- TASK TO COMPLETE
Nothing but an exact repetition of the listing should be returned.

***

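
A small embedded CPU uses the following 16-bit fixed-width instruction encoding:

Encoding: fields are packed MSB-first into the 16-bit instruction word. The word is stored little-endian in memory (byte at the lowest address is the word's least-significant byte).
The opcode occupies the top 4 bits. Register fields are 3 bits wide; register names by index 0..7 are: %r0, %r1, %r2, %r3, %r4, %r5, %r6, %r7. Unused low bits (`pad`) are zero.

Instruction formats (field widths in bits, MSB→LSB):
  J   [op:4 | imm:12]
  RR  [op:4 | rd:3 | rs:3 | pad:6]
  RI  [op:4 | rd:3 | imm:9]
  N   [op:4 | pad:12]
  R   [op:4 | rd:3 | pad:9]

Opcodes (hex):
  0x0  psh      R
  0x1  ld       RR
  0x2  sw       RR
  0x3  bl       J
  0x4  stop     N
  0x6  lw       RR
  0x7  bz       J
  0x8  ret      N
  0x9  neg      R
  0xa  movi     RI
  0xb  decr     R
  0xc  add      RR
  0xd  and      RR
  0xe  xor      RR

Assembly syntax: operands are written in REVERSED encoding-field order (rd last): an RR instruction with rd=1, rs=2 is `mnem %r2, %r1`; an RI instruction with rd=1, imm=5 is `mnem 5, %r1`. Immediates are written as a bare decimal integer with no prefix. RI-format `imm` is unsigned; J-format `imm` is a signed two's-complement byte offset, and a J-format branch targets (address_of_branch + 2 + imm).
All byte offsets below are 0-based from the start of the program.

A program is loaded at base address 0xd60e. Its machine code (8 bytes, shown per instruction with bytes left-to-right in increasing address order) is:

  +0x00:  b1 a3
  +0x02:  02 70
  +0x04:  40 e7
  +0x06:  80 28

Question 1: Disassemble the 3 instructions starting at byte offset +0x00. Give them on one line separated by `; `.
@+00  little-endian(b1 a3) = 0xa3b1
  op=0xa3b1>>12=0xa ⇒ movi (RI)
  rd: (w>>9)&0x7=0x1 → %r1
  imm: (w>>0)&0x1ff=0x1b1 → 433
@+02  little-endian(02 70) = 0x7002
  op=0x7002>>12=0x7 ⇒ bz (J)
  imm: (w>>0)&0xfff=0x2 → 2
@+04  little-endian(40 e7) = 0xe740
  op=0xe740>>12=0xe ⇒ xor (RR)
  rd: (w>>9)&0x7=0x3 → %r3
  rs: (w>>6)&0x7=0x5 → %r5

movi 433, %r1; bz 2; xor %r5, %r3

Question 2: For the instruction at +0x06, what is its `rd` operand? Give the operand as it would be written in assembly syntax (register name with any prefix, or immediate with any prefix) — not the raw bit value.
@+06  little-endian(80 28) = 0x2880
  top 4b → 0x2 → sw [RR]
  [11:9] rd=4 = %r4
  [8:6] rs=2 = %r2

%r4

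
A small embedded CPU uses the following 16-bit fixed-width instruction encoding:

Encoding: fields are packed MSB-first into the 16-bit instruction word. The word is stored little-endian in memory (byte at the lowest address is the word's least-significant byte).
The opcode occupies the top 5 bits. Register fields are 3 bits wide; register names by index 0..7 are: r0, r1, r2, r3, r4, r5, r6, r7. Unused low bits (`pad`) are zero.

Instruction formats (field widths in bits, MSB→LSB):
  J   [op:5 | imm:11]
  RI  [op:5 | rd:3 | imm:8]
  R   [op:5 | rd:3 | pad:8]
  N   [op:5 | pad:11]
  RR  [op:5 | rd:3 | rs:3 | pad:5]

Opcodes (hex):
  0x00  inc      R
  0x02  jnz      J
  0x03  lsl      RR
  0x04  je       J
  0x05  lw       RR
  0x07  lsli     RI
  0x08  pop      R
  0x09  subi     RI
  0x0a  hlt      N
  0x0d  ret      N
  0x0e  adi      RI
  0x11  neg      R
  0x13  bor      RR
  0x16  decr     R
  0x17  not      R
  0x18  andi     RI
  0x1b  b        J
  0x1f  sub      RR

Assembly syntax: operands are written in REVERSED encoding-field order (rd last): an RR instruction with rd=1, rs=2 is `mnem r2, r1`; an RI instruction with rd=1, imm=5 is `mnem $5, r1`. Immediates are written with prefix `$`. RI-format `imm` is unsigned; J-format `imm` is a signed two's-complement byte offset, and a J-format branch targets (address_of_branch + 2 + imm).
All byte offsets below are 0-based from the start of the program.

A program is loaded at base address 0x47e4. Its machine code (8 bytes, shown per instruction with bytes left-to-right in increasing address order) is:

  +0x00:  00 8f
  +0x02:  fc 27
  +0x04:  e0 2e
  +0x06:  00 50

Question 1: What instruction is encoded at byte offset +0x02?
je $-4

@+02  little-endian(fc 27) = 0x27fc
  opcode bits[15:11]=0x4: je/J
  imm: (w>>0)&0x7ff=0x7fc (s11→-4) → $-4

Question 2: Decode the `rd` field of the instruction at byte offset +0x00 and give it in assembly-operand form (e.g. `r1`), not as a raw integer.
r7

+0x00: 00 8f ⇒ word 0x8f00 (little)
  opcode bits[15:11]=0x11: neg/R
  [10:8] rd=7 = r7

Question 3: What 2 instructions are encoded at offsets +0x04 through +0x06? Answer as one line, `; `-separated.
lw r7, r6; hlt

[04] e0 2e → 0x2ee0
  op=0x2ee0>>11=0x5 ⇒ lw (RR)
  rd: (w>>8)&0x7=0x6 → r6
  rs: (w>>5)&0x7=0x7 → r7
[06] 00 50 → 0x5000
  op=0x5000>>11=0xa ⇒ hlt (N)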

***

- WORKED SOLUTION
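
A small embedded CPU uses the following 16-bit fixed-width instruction encoding:

Encoding: fields are packed MSB-first into the 16-bit instruction word. The word is stored little-endian in memory (byte at the lowest address is the word's least-significant byte).
The opcode occupies the top 4 bits. Register fields are 3 bits wide; register names by index 0..7 are: %r0, %r1, %r2, %r3, %r4, %r5, %r6, %r7. Unused low bits (`pad`) are zero.

Instruction formats (field widths in bits, MSB→LSB):
  J   [op:4 | imm:12]
  RR  [op:4 | rd:3 | rs:3 | pad:6]
  RI  [op:4 | rd:3 | imm:9]
  N   [op:4 | pad:12]
  R   [op:4 | rd:3 | pad:9]

Opcodes (hex):
  0x0  psh      R
  0x1  ld       RR
  0x2  sw       RR
  0x3  bl       J
  0x4  stop     N
  0x6  lw       RR
  0x7  bz       J
  0x8  ret      N
  0x9  neg      R
  0xa  movi     RI
  0xb  decr     R
  0xc  add      RR
  0xd  and      RR
  0xe  xor      RR

Assembly syntax: operands are written in REVERSED encoding-field order (rd last): an RR instruction with rd=1, rs=2 is `mnem %r2, %r1`; an RI instruction with rd=1, imm=5 is `mnem 5, %r1`. Immediates are written as a bare decimal integer with no prefix. RI-format `imm` is unsigned; J-format `imm` is a signed two's-complement byte offset, and a J-format branch targets (address_of_branch + 2 + imm).
All byte offsets below are 0-based from the start of the program.

A program is loaded at base address 0xd60e. Its machine code (8 bytes, shown per instruction with bytes left-to-right in increasing address order) is:

  +0x00:  b1 a3
  +0x02:  02 70
  +0x04:  40 e7
  +0x06:  80 28

Question 1: Disassemble the 3 instructions starting at byte offset +0x00. Give them on one line separated by `; `.
@+00  little-endian(b1 a3) = 0xa3b1
  op=0xa3b1>>12=0xa ⇒ movi (RI)
  rd: (w>>9)&0x7=0x1 → %r1
  imm: (w>>0)&0x1ff=0x1b1 → 433
@+02  little-endian(02 70) = 0x7002
  op=0x7002>>12=0x7 ⇒ bz (J)
  imm: (w>>0)&0xfff=0x2 → 2
@+04  little-endian(40 e7) = 0xe740
  op=0xe740>>12=0xe ⇒ xor (RR)
  rd: (w>>9)&0x7=0x3 → %r3
  rs: (w>>6)&0x7=0x5 → %r5

movi 433, %r1; bz 2; xor %r5, %r3

Question 2: For the instruction at +0x06, what is its `rd` operand? Give the operand as it would be written in assembly syntax (register name with any prefix, or immediate with any prefix) — not the raw bit value.
@+06  little-endian(80 28) = 0x2880
  top 4b → 0x2 → sw [RR]
  [11:9] rd=4 = %r4
  [8:6] rs=2 = %r2

%r4

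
A small embedded CPU uses the following 16-bit fixed-width instruction encoding:

Encoding: fields are packed MSB-first into the 16-bit instruction word. The word is stored little-endian in memory (byte at the lowest address is the word's least-significant byte).
The opcode occupies the top 5 bits. Register fields are 3 bits wide; register names by index 0..7 are: r0, r1, r2, r3, r4, r5, r6, r7. Unused low bits (`pad`) are zero.

Instruction formats (field widths in bits, MSB→LSB):
  J   [op:5 | imm:11]
  RI  [op:5 | rd:3 | imm:8]
  R   [op:5 | rd:3 | pad:8]
  N   [op:5 | pad:11]
  RR  [op:5 | rd:3 | rs:3 | pad:5]

Opcodes (hex):
  0x00  inc      R
  0x02  jnz      J
  0x03  lsl      RR
  0x04  je       J
  0x05  lw       RR
  0x07  lsli     RI
  0x08  pop      R
  0x09  subi     RI
  0x0a  hlt      N
  0x0d  ret      N
  0x0e  adi      RI
  0x11  neg      R
  0x13  bor      RR
  0x16  decr     R
  0x17  not      R
  0x18  andi     RI
  0x1b  b        J
  0x1f  sub      RR

Assembly syntax: operands are written in REVERSED encoding-field order (rd last): an RR instruction with rd=1, rs=2 is `mnem r2, r1`; an RI instruction with rd=1, imm=5 is `mnem $5, r1`. Immediates are written with prefix `$`. RI-format `imm` is unsigned; J-format `imm` is a signed two's-complement byte offset, and a J-format branch targets (address_of_branch + 2 + imm).
All byte offsets below are 0-based from the start of the program.

A program is loaded at base address 0x47e4. Its machine code (8 bytes, shown per instruction with bytes left-to-right in increasing address order) is:

  +0x00:  00 8f
  +0x02:  fc 27
  +0x04:  e0 2e
  +0x06:  00 50

Question 1: What instruction is encoded at byte offset +0x02?
je $-4

@+02  little-endian(fc 27) = 0x27fc
  opcode bits[15:11]=0x4: je/J
  imm: (w>>0)&0x7ff=0x7fc (s11→-4) → $-4

Question 2: Decode the `rd` field of the instruction at byte offset +0x00 and give it in assembly-operand form (e.g. `r1`), not as a raw integer.
r7

+0x00: 00 8f ⇒ word 0x8f00 (little)
  opcode bits[15:11]=0x11: neg/R
  [10:8] rd=7 = r7

Question 3: What 2 instructions are encoded at offsets +0x04 through +0x06? Answer as one line, `; `-separated.
lw r7, r6; hlt

[04] e0 2e → 0x2ee0
  op=0x2ee0>>11=0x5 ⇒ lw (RR)
  rd: (w>>8)&0x7=0x6 → r6
  rs: (w>>5)&0x7=0x7 → r7
[06] 00 50 → 0x5000
  op=0x5000>>11=0xa ⇒ hlt (N)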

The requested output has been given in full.